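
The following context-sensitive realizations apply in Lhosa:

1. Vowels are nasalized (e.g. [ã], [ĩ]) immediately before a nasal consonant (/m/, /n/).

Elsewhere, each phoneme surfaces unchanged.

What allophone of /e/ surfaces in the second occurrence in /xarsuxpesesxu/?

[e]

/e/ (between /s/ and /s/): rule 1 targets it, but not before a nasal consonant → unchanged [e].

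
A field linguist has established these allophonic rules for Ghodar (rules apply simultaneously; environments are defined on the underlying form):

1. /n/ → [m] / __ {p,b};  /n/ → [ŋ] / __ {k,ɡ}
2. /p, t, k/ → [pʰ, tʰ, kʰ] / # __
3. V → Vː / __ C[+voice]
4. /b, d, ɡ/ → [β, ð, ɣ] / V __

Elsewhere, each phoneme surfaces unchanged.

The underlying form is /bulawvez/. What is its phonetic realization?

/b/ (word-initial) is in the target of rule 4 but the environment (immediately after a vowel) is not met → [b].
/u/ (between /b/ and /l/) occurs before a voiced consonant → [uː] by rule 3.
/l/ stays [l].
/a/ meets the environment for rule 3 (before a voiced consonant) → [aː].
/w/ (between /a/ and /v/) is unaffected → [w].
/v/ — not in any rule's target class → [v].
/e/ (between /v/ and /z/) occurs before a voiced consonant → [eː] by rule 3.
/z/ (word-final): no rule targets it → [z].

[buːlaːwveːz]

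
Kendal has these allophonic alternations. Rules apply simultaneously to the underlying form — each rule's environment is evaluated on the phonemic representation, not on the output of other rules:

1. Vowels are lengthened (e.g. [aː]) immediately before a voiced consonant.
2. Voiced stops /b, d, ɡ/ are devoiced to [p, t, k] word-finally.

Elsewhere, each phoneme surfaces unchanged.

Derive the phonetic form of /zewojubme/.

/z/ stays [z].
/e/ meets the environment for rule 1 (before a voiced consonant) → [eː].
/w/ stays [w].
/o/ (between /w/ and /j/) occurs before a voiced consonant → [oː] by rule 1.
/j/ stays [j].
/u/ (between /j/ and /b/): before a voiced consonant, so rule 1 applies → [uː].
/b/ (between /u/ and /m/): rule 2 targets it, but not word-finally → unchanged [b].
/m/ (between /b/ and /e/): no rule targets it → [m].
/e/ (word-final) fails the environment for rule 1, so it stays [e].

[zeːwoːjuːbme]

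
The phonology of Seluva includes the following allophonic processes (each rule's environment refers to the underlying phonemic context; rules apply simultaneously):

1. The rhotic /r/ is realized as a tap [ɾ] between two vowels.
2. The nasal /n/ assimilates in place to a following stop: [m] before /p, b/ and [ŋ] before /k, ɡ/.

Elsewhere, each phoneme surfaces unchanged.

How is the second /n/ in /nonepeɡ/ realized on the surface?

[n]

/n/ (between /o/ and /e/) fails the environment for rule 2, so it stays [n].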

-*-*-

**WHAT THE TASK REQUIRES**
From top to bottom, reproduce the material exactly.

**WRITTEN ANSWER**
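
The following context-sensitive realizations apply in Lhosa:

1. Vowels are nasalized (e.g. [ã], [ĩ]) immediately before a nasal consonant (/m/, /n/).

Elsewhere, each phoneme surfaces unchanged.

What allophone of /e/ surfaces in the second occurrence in /xarsuxpesesxu/?

[e]

/e/ (between /s/ and /s/): rule 1 targets it, but not before a nasal consonant → unchanged [e].

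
A field linguist has established these allophonic rules for Ghodar (rules apply simultaneously; environments are defined on the underlying form):

1. /n/ → [m] / __ {p,b};  /n/ → [ŋ] / __ {k,ɡ}
2. /p, t, k/ → [pʰ, tʰ, kʰ] / # __
3. V → Vː / __ C[+voice]
4. /b, d, ɡ/ → [β, ð, ɣ] / V __

Elsewhere, each phoneme surfaces unchanged.

The underlying form is /bulawvez/. What is its phonetic realization?

/b/ (word-initial) is in the target of rule 4 but the environment (immediately after a vowel) is not met → [b].
/u/ (between /b/ and /l/) occurs before a voiced consonant → [uː] by rule 3.
/l/ stays [l].
/a/ meets the environment for rule 3 (before a voiced consonant) → [aː].
/w/ (between /a/ and /v/) is unaffected → [w].
/v/ — not in any rule's target class → [v].
/e/ (between /v/ and /z/) occurs before a voiced consonant → [eː] by rule 3.
/z/ (word-final): no rule targets it → [z].

[buːlaːwveːz]

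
Kendal has these allophonic alternations. Rules apply simultaneously to the underlying form — each rule's environment is evaluated on the phonemic representation, not on the output of other rules:

1. Vowels are lengthened (e.g. [aː]) immediately before a voiced consonant.
2. Voiced stops /b, d, ɡ/ are devoiced to [p, t, k] word-finally.

Elsewhere, each phoneme surfaces unchanged.

Derive the phonetic form of /zewojubme/.

/z/ stays [z].
/e/ meets the environment for rule 1 (before a voiced consonant) → [eː].
/w/ stays [w].
/o/ (between /w/ and /j/) occurs before a voiced consonant → [oː] by rule 1.
/j/ stays [j].
/u/ (between /j/ and /b/): before a voiced consonant, so rule 1 applies → [uː].
/b/ (between /u/ and /m/): rule 2 targets it, but not word-finally → unchanged [b].
/m/ (between /b/ and /e/): no rule targets it → [m].
/e/ (word-final) fails the environment for rule 1, so it stays [e].

[zeːwoːjuːbme]

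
The phonology of Seluva includes the following allophonic processes (each rule's environment refers to the underlying phonemic context; rules apply simultaneously):

1. The rhotic /r/ is realized as a tap [ɾ] between two vowels.
2. The nasal /n/ assimilates in place to a following stop: [m] before /p, b/ and [ŋ] before /k, ɡ/.

Elsewhere, each phoneme surfaces unchanged.

How is the second /n/ in /nonepeɡ/ realized on the surface?

[n]

/n/ (between /o/ and /e/) fails the environment for rule 2, so it stays [n].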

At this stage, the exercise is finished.